• _Task to carry out_
All of these records need to be duplicated exactly.

==*==

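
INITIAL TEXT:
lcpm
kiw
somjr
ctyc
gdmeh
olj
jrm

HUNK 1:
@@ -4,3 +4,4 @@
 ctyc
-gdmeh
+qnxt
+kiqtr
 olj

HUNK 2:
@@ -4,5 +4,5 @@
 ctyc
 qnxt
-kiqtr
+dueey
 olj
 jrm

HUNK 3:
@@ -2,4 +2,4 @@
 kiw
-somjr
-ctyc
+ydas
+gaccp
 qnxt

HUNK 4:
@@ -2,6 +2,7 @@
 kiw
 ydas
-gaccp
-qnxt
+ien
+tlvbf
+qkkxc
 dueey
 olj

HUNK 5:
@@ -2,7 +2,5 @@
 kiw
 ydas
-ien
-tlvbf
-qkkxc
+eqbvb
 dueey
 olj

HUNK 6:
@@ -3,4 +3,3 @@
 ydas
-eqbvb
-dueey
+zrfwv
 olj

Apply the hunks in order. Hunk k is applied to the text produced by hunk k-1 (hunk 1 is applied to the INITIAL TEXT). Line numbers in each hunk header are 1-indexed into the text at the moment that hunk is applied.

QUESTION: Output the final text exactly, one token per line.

Hunk 1: at line 4 remove [gdmeh] add [qnxt,kiqtr] -> 8 lines: lcpm kiw somjr ctyc qnxt kiqtr olj jrm
Hunk 2: at line 4 remove [kiqtr] add [dueey] -> 8 lines: lcpm kiw somjr ctyc qnxt dueey olj jrm
Hunk 3: at line 2 remove [somjr,ctyc] add [ydas,gaccp] -> 8 lines: lcpm kiw ydas gaccp qnxt dueey olj jrm
Hunk 4: at line 2 remove [gaccp,qnxt] add [ien,tlvbf,qkkxc] -> 9 lines: lcpm kiw ydas ien tlvbf qkkxc dueey olj jrm
Hunk 5: at line 2 remove [ien,tlvbf,qkkxc] add [eqbvb] -> 7 lines: lcpm kiw ydas eqbvb dueey olj jrm
Hunk 6: at line 3 remove [eqbvb,dueey] add [zrfwv] -> 6 lines: lcpm kiw ydas zrfwv olj jrm

Answer: lcpm
kiw
ydas
zrfwv
olj
jrm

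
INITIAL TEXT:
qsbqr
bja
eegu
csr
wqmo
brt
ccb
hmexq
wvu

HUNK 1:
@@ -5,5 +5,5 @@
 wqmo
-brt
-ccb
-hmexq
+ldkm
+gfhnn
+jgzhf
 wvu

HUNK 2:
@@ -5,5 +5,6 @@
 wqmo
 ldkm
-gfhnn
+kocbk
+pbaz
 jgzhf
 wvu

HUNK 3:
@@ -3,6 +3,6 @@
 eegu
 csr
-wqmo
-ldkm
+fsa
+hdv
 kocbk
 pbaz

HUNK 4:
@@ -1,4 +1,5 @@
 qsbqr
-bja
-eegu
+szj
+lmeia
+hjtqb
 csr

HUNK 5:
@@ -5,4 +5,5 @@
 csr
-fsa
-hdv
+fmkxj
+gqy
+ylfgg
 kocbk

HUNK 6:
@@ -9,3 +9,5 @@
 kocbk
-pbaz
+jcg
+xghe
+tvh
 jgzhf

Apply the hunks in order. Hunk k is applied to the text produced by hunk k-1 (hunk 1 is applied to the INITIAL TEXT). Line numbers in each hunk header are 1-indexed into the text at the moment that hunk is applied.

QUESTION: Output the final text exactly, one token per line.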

==*==

• _Response_
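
INITIAL TEXT:
lcpm
kiw
somjr
ctyc
gdmeh
olj
jrm

HUNK 1:
@@ -4,3 +4,4 @@
 ctyc
-gdmeh
+qnxt
+kiqtr
 olj

HUNK 2:
@@ -4,5 +4,5 @@
 ctyc
 qnxt
-kiqtr
+dueey
 olj
 jrm

HUNK 3:
@@ -2,4 +2,4 @@
 kiw
-somjr
-ctyc
+ydas
+gaccp
 qnxt

HUNK 4:
@@ -2,6 +2,7 @@
 kiw
 ydas
-gaccp
-qnxt
+ien
+tlvbf
+qkkxc
 dueey
 olj

HUNK 5:
@@ -2,7 +2,5 @@
 kiw
 ydas
-ien
-tlvbf
-qkkxc
+eqbvb
 dueey
 olj

HUNK 6:
@@ -3,4 +3,3 @@
 ydas
-eqbvb
-dueey
+zrfwv
 olj

Apply the hunks in order. Hunk k is applied to the text produced by hunk k-1 (hunk 1 is applied to the INITIAL TEXT). Line numbers in each hunk header are 1-indexed into the text at the moment that hunk is applied.

QUESTION: Output the final text exactly, one token per line.

Hunk 1: at line 4 remove [gdmeh] add [qnxt,kiqtr] -> 8 lines: lcpm kiw somjr ctyc qnxt kiqtr olj jrm
Hunk 2: at line 4 remove [kiqtr] add [dueey] -> 8 lines: lcpm kiw somjr ctyc qnxt dueey olj jrm
Hunk 3: at line 2 remove [somjr,ctyc] add [ydas,gaccp] -> 8 lines: lcpm kiw ydas gaccp qnxt dueey olj jrm
Hunk 4: at line 2 remove [gaccp,qnxt] add [ien,tlvbf,qkkxc] -> 9 lines: lcpm kiw ydas ien tlvbf qkkxc dueey olj jrm
Hunk 5: at line 2 remove [ien,tlvbf,qkkxc] add [eqbvb] -> 7 lines: lcpm kiw ydas eqbvb dueey olj jrm
Hunk 6: at line 3 remove [eqbvb,dueey] add [zrfwv] -> 6 lines: lcpm kiw ydas zrfwv olj jrm

Answer: lcpm
kiw
ydas
zrfwv
olj
jrm

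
INITIAL TEXT:
qsbqr
bja
eegu
csr
wqmo
brt
ccb
hmexq
wvu

HUNK 1:
@@ -5,5 +5,5 @@
 wqmo
-brt
-ccb
-hmexq
+ldkm
+gfhnn
+jgzhf
 wvu

HUNK 2:
@@ -5,5 +5,6 @@
 wqmo
 ldkm
-gfhnn
+kocbk
+pbaz
 jgzhf
 wvu

HUNK 3:
@@ -3,6 +3,6 @@
 eegu
 csr
-wqmo
-ldkm
+fsa
+hdv
 kocbk
 pbaz

HUNK 4:
@@ -1,4 +1,5 @@
 qsbqr
-bja
-eegu
+szj
+lmeia
+hjtqb
 csr

HUNK 5:
@@ -5,4 +5,5 @@
 csr
-fsa
-hdv
+fmkxj
+gqy
+ylfgg
 kocbk

HUNK 6:
@@ -9,3 +9,5 @@
 kocbk
-pbaz
+jcg
+xghe
+tvh
 jgzhf

Apply the hunks in order. Hunk k is applied to the text produced by hunk k-1 (hunk 1 is applied to the INITIAL TEXT). Line numbers in each hunk header are 1-indexed into the text at the moment that hunk is applied.

QUESTION: Output the final text exactly, one token per line.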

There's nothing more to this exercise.